Compute the number of lines in the following data that include the word "file", and output that number alone.

═══ DATA SHOWN

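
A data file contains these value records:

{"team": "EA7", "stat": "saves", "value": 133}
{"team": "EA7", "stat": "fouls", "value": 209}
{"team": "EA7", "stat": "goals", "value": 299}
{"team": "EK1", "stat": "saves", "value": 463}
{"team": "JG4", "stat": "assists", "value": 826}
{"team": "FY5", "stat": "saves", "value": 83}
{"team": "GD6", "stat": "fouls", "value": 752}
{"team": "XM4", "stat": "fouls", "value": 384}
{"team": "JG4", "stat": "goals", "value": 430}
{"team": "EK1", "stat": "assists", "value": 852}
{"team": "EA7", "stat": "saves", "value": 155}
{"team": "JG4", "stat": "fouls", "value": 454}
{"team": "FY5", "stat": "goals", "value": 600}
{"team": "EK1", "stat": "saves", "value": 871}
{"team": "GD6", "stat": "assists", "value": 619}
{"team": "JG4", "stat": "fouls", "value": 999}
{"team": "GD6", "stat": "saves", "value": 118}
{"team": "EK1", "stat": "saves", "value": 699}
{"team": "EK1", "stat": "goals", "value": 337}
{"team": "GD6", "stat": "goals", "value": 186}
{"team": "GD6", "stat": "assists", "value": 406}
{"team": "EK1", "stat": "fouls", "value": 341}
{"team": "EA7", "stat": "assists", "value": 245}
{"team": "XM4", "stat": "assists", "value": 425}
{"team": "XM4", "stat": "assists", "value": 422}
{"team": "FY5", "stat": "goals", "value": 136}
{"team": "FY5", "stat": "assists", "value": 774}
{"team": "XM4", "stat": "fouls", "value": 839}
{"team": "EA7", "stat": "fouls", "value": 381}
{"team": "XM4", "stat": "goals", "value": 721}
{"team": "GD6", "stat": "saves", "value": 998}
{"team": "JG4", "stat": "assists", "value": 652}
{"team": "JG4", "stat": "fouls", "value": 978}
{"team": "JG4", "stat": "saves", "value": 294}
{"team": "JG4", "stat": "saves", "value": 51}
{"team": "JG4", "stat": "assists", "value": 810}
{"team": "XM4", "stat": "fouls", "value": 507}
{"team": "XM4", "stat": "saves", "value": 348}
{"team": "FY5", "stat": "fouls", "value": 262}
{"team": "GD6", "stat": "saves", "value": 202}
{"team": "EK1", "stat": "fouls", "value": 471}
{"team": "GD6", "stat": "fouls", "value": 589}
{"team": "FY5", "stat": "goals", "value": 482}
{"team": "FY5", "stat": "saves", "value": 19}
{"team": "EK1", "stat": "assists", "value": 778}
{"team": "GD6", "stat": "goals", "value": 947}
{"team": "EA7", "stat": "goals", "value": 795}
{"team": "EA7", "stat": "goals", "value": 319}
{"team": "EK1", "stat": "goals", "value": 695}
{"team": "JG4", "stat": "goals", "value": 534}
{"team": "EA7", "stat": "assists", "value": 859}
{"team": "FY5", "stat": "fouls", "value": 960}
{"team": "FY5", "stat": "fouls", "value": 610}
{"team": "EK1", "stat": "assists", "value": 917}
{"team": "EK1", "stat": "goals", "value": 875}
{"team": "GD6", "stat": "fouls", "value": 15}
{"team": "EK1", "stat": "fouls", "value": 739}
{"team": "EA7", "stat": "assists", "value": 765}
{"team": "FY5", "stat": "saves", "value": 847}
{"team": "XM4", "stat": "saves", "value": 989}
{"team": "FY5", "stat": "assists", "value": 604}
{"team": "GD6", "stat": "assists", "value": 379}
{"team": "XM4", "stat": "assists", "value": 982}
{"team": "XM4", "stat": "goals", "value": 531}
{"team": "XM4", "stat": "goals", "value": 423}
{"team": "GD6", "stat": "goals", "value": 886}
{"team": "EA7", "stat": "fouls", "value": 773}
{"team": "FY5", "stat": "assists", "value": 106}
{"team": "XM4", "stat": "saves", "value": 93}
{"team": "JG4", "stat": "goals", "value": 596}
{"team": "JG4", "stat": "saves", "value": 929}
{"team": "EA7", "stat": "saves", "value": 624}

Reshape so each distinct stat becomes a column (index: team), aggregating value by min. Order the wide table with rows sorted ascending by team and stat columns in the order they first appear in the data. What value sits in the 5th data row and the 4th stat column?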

══════
═══ DATA SHOWN

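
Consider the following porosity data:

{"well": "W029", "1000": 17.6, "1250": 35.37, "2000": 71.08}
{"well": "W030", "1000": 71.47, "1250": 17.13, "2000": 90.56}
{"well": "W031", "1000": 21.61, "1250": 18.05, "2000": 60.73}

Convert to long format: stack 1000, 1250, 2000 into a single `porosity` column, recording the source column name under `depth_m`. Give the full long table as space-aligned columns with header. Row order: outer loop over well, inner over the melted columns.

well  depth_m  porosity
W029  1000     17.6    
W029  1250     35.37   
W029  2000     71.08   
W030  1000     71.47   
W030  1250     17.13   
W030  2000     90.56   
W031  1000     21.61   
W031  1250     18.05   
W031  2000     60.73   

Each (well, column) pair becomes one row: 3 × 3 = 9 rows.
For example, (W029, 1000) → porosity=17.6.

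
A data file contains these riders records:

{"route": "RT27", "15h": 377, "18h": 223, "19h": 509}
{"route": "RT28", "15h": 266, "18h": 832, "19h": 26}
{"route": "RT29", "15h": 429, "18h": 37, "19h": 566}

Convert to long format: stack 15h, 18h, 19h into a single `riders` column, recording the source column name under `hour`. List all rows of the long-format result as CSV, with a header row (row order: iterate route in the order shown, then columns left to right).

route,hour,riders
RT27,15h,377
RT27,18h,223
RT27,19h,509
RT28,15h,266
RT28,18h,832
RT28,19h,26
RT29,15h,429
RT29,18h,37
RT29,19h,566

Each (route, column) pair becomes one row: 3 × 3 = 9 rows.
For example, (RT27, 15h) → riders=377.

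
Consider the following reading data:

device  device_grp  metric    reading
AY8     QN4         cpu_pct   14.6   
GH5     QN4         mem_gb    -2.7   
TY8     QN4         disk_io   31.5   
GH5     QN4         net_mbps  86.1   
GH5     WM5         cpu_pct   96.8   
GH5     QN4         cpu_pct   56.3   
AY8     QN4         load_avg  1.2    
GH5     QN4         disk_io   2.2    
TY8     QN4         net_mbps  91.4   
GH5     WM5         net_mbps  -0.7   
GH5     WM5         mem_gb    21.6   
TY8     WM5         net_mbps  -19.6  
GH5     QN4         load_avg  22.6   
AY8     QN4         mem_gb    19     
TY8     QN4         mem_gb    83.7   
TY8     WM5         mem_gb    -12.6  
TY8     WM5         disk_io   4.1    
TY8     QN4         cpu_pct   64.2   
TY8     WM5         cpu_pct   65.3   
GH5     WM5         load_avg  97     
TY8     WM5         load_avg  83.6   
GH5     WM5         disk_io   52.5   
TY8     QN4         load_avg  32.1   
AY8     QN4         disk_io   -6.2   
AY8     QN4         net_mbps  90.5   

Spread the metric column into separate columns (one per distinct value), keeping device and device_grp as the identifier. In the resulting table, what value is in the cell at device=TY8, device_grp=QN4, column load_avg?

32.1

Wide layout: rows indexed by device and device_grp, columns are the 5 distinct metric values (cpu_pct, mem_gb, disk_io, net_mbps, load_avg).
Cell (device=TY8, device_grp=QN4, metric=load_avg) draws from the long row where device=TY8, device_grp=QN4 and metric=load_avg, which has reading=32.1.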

══════
═══ DATA SHOWN

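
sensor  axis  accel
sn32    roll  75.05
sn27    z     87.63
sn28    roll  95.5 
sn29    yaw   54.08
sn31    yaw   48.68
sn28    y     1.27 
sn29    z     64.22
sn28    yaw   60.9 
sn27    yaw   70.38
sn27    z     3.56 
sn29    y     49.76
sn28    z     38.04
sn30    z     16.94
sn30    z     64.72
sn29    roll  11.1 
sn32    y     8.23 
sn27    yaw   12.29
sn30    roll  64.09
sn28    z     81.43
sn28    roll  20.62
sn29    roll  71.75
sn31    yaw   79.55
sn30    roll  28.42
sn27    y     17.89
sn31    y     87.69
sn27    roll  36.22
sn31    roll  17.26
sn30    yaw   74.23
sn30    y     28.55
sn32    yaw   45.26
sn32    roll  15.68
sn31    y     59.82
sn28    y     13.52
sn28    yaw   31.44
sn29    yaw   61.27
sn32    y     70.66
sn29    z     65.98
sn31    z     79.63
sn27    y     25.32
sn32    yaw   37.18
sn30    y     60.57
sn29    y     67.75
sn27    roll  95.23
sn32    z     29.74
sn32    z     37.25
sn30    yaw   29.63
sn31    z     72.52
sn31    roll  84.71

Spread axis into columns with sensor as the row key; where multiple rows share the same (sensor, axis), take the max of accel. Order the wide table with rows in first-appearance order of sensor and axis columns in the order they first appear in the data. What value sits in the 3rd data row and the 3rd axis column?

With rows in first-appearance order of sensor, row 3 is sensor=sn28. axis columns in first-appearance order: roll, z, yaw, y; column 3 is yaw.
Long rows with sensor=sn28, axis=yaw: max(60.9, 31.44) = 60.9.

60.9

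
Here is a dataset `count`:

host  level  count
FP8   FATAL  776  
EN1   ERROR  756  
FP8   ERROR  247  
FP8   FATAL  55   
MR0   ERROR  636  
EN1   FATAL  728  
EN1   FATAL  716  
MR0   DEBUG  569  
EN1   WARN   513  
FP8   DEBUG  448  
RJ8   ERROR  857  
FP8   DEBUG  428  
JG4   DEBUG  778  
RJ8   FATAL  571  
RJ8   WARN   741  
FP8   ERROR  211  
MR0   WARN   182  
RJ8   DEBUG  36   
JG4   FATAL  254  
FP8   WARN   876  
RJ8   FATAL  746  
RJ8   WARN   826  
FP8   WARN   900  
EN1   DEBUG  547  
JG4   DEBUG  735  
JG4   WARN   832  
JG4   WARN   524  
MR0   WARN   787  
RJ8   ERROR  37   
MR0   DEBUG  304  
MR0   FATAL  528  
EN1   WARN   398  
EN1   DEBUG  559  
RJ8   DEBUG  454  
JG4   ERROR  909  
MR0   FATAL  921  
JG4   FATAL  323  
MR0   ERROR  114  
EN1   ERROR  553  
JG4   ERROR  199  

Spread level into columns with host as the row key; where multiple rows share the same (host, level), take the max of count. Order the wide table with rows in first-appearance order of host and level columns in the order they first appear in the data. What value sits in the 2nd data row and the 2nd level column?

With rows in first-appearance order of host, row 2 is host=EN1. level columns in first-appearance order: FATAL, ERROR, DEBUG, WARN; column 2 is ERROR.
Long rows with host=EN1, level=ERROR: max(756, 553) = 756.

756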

══════

SOLVED EXERCISE:
2